### REQUIREMENT
All of the records below need to be returned exactly.

Saved entries:
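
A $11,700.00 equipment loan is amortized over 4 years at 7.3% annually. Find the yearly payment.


Formula: PMT = PV * r / (1 - (1+r)^(-n))
Denominator: 1 - (1 + 0.073)^(-4) = 0.245601
Numerator: $11,700.00 * 0.073 = 854.1
PMT = 854.1 / 0.245601 = $3,477.59

$3,477.59


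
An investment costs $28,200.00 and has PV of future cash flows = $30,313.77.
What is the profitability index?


Formula: PI = PV(cash flows) / initial investment
Substituting: PI = $30,313.77 / $28,200.00
PI = 1.075

1.075


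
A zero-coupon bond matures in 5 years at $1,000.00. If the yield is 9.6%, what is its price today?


Formula: Price = FV / (1 + r)^n
Substituting: Price = $1,000.00 / (1 + 0.096)^5
Discount factor: (1.096)^5 = 1.58144
Price = $1,000.00 / 1.58144 = $632.34

$632.34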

### RESULT OF THIS EXERCISE
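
A $11,700.00 equipment loan is amortized over 4 years at 7.3% annually. Find the yearly payment.


Formula: PMT = PV * r / (1 - (1+r)^(-n))
Denominator: 1 - (1 + 0.073)^(-4) = 0.245601
Numerator: $11,700.00 * 0.073 = 854.1
PMT = 854.1 / 0.245601 = $3,477.59

$3,477.59


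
An investment costs $28,200.00 and has PV of future cash flows = $30,313.77.
What is the profitability index?


Formula: PI = PV(cash flows) / initial investment
Substituting: PI = $30,313.77 / $28,200.00
PI = 1.075

1.075


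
A zero-coupon bond matures in 5 years at $1,000.00. If the yield is 9.6%, what is its price today?


Formula: Price = FV / (1 + r)^n
Substituting: Price = $1,000.00 / (1 + 0.096)^5
Discount factor: (1.096)^5 = 1.58144
Price = $1,000.00 / 1.58144 = $632.34

$632.34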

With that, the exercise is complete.